— Task inputs —
★ ★ ★ ★ ★ ★ ★

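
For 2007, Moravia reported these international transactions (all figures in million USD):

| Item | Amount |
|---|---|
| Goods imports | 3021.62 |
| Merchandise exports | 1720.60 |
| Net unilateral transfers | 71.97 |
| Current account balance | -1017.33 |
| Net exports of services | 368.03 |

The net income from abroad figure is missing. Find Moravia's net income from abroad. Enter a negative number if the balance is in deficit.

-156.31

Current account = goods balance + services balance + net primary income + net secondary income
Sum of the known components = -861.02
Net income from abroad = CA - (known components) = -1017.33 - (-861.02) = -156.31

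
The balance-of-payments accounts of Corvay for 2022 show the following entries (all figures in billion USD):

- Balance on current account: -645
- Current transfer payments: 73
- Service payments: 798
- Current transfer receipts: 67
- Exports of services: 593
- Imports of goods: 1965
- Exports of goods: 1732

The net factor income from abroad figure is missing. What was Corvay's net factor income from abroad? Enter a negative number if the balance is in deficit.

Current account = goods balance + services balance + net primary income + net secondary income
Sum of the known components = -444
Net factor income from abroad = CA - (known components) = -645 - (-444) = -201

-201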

★ ★ ★ ★ ★ ★ ★

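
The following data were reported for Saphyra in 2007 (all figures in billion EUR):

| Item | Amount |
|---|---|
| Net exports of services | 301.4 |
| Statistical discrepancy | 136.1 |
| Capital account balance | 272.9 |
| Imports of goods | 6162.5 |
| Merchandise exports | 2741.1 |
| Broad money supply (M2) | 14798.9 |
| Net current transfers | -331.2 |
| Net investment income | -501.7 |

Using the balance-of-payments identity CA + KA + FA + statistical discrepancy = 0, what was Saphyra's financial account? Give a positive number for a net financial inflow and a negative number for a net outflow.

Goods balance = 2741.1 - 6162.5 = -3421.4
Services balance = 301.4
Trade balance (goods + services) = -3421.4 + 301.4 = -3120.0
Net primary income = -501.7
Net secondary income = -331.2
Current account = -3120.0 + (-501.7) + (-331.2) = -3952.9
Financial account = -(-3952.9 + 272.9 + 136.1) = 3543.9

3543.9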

★ ★ ★ ★ ★ ★ ★

— Task objective —
Look through the entries and find each line that has the string "following". Copy those lines.

— The completed task —
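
The balance-of-payments accounts of Corvay for 2022 show the following entries (all figures in billion USD):
The following data were reported for Saphyra in 2007 (all figures in billion EUR):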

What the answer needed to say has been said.